(Collected data)
□ □ □
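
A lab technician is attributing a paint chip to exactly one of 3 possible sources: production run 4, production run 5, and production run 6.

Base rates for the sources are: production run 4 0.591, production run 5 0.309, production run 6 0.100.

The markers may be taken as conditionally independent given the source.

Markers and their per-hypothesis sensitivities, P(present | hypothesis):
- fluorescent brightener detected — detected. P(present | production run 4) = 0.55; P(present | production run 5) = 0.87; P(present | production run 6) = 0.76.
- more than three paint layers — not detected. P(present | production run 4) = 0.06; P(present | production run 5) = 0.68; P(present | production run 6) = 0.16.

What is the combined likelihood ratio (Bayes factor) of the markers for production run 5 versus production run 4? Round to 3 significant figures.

The Bayes factor is the ratio of the joint likelihoods of the marker pattern under the two hypotheses (using 1 − P(present | H) for each absent marker).
  production run 5: 0.87 × (1 − 0.68) = 0.2784
  production run 4: 0.55 × (1 − 0.06) = 0.517
Bayes factor = 0.2784 / 0.517 ≈ 0.538

0.538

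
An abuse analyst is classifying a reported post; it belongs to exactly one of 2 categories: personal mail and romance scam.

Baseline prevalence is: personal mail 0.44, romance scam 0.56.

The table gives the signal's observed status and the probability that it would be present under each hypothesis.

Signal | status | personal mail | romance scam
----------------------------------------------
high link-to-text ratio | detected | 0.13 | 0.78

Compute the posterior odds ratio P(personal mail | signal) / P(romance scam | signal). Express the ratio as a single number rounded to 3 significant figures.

Posterior odds equal prior odds times the likelihood ratio; only the two competing hypotheses matter.
  personal mail: 0.44 × 0.13 = 0.0572
  romance scam: 0.56 × 0.78 = 0.4368
Odds(personal mail : romance scam) = 0.0572 / 0.4368 ≈ 0.131.

0.131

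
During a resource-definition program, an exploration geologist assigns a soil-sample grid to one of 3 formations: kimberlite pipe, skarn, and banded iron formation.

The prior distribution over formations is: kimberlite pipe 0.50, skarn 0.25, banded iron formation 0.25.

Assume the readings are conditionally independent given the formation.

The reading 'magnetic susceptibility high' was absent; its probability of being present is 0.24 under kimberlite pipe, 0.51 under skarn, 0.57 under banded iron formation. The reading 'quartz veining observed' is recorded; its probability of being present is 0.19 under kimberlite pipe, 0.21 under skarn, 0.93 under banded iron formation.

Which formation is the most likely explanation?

banded iron formation

Multiply each prior by the joint likelihood of the reading pattern (using 1 − P(present | H) for each absent reading):
  kimberlite pipe: 0.50 × (1 − 0.24) × 0.19 = 0.0722
  skarn: 0.25 × (1 − 0.51) × 0.21 = 0.025725
  banded iron formation: 0.25 × (1 − 0.57) × 0.93 = 0.099975
Marginal likelihood of the evidence = 0.1979.
P(kimberlite pipe | evidence) ≈ 0.0722 / 0.1979 ≈ 0.365
P(skarn | evidence) ≈ 0.025725 / 0.1979 ≈ 0.130
P(banded iron formation | evidence) ≈ 0.099975 / 0.1979 ≈ 0.505
The largest is 0.505, so banded iron formation is most probable.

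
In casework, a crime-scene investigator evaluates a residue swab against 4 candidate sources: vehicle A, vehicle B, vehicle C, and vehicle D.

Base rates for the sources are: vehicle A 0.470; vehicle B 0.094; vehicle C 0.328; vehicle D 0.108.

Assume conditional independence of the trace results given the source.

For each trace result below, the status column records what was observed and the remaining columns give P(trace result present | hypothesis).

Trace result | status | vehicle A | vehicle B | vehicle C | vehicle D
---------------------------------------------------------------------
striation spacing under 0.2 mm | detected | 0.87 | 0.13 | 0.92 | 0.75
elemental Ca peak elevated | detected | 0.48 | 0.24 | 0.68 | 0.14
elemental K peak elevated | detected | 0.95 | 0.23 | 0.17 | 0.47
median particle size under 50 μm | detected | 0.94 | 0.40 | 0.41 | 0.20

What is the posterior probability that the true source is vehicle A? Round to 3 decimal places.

Multiply each prior by the joint likelihood of the trace result pattern:
  vehicle A: 0.470 × 0.87 × 0.48 × 0.95 × 0.94 = 0.17527
  vehicle B: 0.094 × 0.13 × 0.24 × 0.23 × 0.40 = 0.00026982
  vehicle C: 0.328 × 0.92 × 0.68 × 0.17 × 0.41 = 0.014302
  vehicle D: 0.108 × 0.75 × 0.14 × 0.47 × 0.20 = 0.001066
The unnormalized weights sum to 0.19091.
P(vehicle A | evidence) = 0.17527 / 0.19091 ≈ 0.918.

0.918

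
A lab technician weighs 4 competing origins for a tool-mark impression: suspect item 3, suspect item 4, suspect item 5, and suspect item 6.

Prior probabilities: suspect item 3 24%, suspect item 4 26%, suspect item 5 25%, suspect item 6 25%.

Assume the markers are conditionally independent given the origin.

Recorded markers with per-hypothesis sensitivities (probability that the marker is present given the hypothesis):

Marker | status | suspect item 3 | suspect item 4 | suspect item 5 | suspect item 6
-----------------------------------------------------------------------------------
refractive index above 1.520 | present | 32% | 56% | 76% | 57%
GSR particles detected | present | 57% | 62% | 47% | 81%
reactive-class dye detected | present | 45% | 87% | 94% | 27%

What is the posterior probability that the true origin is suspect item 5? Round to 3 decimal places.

Multiply each prior by the joint likelihood of the marker pattern:
  suspect item 3: 0.24 × 0.32 × 0.57 × 0.45 = 0.019699
  suspect item 4: 0.26 × 0.56 × 0.62 × 0.87 = 0.078537
  suspect item 5: 0.25 × 0.76 × 0.47 × 0.94 = 0.083942
  suspect item 6: 0.25 × 0.57 × 0.81 × 0.27 = 0.031165
The unnormalized weights sum to 0.21334.
P(suspect item 5 | evidence) = 0.083942 / 0.21334 ≈ 0.393.

0.393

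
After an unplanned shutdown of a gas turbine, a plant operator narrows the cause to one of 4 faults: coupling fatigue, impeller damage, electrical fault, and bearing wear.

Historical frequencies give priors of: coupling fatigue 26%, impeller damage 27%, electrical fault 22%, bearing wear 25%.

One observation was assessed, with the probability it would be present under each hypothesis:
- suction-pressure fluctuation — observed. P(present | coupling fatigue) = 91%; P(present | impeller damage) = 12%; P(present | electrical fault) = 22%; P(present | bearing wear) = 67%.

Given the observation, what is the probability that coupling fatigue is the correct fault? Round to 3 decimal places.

For each hypothesis, the unnormalized posterior weight is prior × likelihood:
  coupling fatigue: 0.26 × 0.91 = 0.2366
  impeller damage: 0.27 × 0.12 = 0.0324
  electrical fault: 0.22 × 0.22 = 0.0484
  bearing wear: 0.25 × 0.67 = 0.1675
The unnormalized weights sum to 0.4849.
P(coupling fatigue | evidence) = 0.2366 / 0.4849 ≈ 0.488.

0.488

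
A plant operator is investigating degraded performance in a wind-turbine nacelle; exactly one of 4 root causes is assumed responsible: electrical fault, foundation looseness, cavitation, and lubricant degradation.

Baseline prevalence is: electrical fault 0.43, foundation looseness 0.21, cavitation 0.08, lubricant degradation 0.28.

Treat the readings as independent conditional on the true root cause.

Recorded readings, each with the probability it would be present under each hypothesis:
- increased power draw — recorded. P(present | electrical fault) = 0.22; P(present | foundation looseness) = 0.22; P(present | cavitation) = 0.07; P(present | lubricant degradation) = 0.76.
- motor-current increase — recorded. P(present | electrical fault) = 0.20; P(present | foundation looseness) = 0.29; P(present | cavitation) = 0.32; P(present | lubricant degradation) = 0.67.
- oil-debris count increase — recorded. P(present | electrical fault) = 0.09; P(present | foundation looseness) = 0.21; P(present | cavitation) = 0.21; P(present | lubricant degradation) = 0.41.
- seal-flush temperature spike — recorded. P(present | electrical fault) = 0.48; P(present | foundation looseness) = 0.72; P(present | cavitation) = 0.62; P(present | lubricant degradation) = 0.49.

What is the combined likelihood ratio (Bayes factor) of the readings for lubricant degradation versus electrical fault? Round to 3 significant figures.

The Bayes factor is the ratio of the joint likelihoods of the reading pattern under the two hypotheses.
  lubricant degradation: 0.76 × 0.67 × 0.41 × 0.49 = 0.1023
  electrical fault: 0.22 × 0.20 × 0.09 × 0.48 = 0.0019008
Bayes factor = 0.1023 / 0.0019008 ≈ 53.8

53.8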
□ □ □
### ASSIGNED TASK
Retype exactly the lines from the first line of the records above through the line containing "- fluorescent brightener", both included, and nothing else.

### RESULT FOR THIS EXERCISE
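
A lab technician is attributing a paint chip to exactly one of 3 possible sources: production run 4, production run 5, and production run 6.

Base rates for the sources are: production run 4 0.591, production run 5 0.309, production run 6 0.100.

The markers may be taken as conditionally independent given the source.

Markers and their per-hypothesis sensitivities, P(present | hypothesis):
- fluorescent brightener detected — detected. P(present | production run 4) = 0.55; P(present | production run 5) = 0.87; P(present | production run 6) = 0.76.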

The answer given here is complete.